Repeat the records below in their entirety, exactly.

(Stored entries)

========================================================================

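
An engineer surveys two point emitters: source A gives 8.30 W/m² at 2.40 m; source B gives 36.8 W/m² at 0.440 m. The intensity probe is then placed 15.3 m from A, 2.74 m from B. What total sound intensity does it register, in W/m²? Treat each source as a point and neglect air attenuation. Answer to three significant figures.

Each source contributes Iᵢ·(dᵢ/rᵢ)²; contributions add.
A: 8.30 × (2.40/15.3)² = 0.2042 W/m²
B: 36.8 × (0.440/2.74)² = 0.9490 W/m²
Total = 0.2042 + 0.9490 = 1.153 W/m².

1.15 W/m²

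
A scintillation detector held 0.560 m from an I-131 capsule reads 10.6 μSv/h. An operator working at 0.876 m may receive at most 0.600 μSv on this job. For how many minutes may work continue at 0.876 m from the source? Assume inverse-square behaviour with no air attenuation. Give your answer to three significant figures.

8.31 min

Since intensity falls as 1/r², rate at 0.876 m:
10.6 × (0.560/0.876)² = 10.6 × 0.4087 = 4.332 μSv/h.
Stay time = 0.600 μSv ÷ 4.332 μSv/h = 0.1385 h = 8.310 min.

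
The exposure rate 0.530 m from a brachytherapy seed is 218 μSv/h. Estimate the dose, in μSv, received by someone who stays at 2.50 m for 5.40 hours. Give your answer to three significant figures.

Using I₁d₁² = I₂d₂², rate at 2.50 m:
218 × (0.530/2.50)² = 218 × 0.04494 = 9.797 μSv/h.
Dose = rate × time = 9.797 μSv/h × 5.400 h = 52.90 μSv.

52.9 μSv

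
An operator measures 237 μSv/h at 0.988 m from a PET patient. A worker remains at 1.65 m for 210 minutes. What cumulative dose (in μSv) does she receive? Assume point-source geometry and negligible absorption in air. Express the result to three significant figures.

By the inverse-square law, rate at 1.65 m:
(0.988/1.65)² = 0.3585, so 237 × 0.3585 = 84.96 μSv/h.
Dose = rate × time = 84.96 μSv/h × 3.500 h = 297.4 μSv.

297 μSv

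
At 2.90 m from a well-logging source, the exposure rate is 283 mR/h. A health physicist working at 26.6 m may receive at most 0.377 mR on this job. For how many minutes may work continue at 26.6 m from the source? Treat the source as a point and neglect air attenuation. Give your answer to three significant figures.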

========================================================================

▸ **OUTPUT FOR THIS EXERCISE**
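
An engineer surveys two point emitters: source A gives 8.30 W/m² at 2.40 m; source B gives 36.8 W/m² at 0.440 m. The intensity probe is then placed 15.3 m from A, 2.74 m from B. What total sound intensity does it register, in W/m²? Treat each source as a point and neglect air attenuation. Answer to three significant figures.

Each source contributes Iᵢ·(dᵢ/rᵢ)²; contributions add.
A: 8.30 × (2.40/15.3)² = 0.2042 W/m²
B: 36.8 × (0.440/2.74)² = 0.9490 W/m²
Total = 0.2042 + 0.9490 = 1.153 W/m².

1.15 W/m²

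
A scintillation detector held 0.560 m from an I-131 capsule reads 10.6 μSv/h. An operator working at 0.876 m may receive at most 0.600 μSv on this job. For how many minutes may work continue at 0.876 m from the source? Assume inverse-square behaviour with no air attenuation. Give your answer to three significant figures.

8.31 min

Since intensity falls as 1/r², rate at 0.876 m:
10.6 × (0.560/0.876)² = 10.6 × 0.4087 = 4.332 μSv/h.
Stay time = 0.600 μSv ÷ 4.332 μSv/h = 0.1385 h = 8.310 min.

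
The exposure rate 0.530 m from a brachytherapy seed is 218 μSv/h. Estimate the dose, in μSv, received by someone who stays at 2.50 m for 5.40 hours. Give your answer to three significant figures.

Using I₁d₁² = I₂d₂², rate at 2.50 m:
218 × (0.530/2.50)² = 218 × 0.04494 = 9.797 μSv/h.
Dose = rate × time = 9.797 μSv/h × 5.400 h = 52.90 μSv.

52.9 μSv

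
An operator measures 237 μSv/h at 0.988 m from a PET patient. A worker remains at 1.65 m for 210 minutes. What cumulative dose (in μSv) does she receive? Assume point-source geometry and negligible absorption in air. Express the result to three significant figures.

By the inverse-square law, rate at 1.65 m:
(0.988/1.65)² = 0.3585, so 237 × 0.3585 = 84.96 μSv/h.
Dose = rate × time = 84.96 μSv/h × 3.500 h = 297.4 μSv.

297 μSv

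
At 2.90 m from a well-logging source, the exposure rate is 283 mR/h. A health physicist working at 26.6 m may receive at most 0.377 mR on this job. For how many minutes may work continue at 26.6 m from the source? Treat the source as a point and neglect air attenuation. Give your answer to three significant figures.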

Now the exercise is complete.